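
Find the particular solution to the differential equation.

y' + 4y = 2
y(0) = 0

General solution: y = 1/2 + Ce^(-4x)
Applying y(0) = 0: C = 0 - 1/2 = -1/2
Particular solution: y = 1/2 - (1/2)e^(-4x)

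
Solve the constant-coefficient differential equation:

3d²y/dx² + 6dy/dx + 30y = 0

Characteristic equation: 3r² + 6r + 30 = 0
Divide by 3: r² + 2r + 10 = 0
Roots: r = -1 ± 3i (complex conjugates)
General solution: y = e^(-x)(C₁cos(3x) + C₂sin(3x))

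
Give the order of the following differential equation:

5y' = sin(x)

The order is 1 (highest derivative is of order 1).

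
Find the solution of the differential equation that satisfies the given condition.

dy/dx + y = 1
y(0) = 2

General solution: y = 1 + Ce^(-x)
Applying y(0) = 2: C = 2 - 1 = 1
Particular solution: y = 1 + e^(-x)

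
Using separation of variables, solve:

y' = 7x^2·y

Separating variables and integrating:
ln|y| = 7x^3/3 + C

General solution: y = Ce^(7x^3/3)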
- - - - -
• _Exercise details_
Reproduce the material above, every line of it, exactly.

• _Reply to the exercise_
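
Find the particular solution to the differential equation.

y' + 4y = 2
y(0) = 0

General solution: y = 1/2 + Ce^(-4x)
Applying y(0) = 0: C = 0 - 1/2 = -1/2
Particular solution: y = 1/2 - (1/2)e^(-4x)

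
Solve the constant-coefficient differential equation:

3d²y/dx² + 6dy/dx + 30y = 0

Characteristic equation: 3r² + 6r + 30 = 0
Divide by 3: r² + 2r + 10 = 0
Roots: r = -1 ± 3i (complex conjugates)
General solution: y = e^(-x)(C₁cos(3x) + C₂sin(3x))

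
Give the order of the following differential equation:

5y' = sin(x)

The order is 1 (highest derivative is of order 1).

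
Find the solution of the differential equation that satisfies the given condition.

dy/dx + y = 1
y(0) = 2

General solution: y = 1 + Ce^(-x)
Applying y(0) = 2: C = 2 - 1 = 1
Particular solution: y = 1 + e^(-x)

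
Using separation of variables, solve:

y' = 7x^2·y

Separating variables and integrating:
ln|y| = 7x^3/3 + C

General solution: y = Ce^(7x^3/3)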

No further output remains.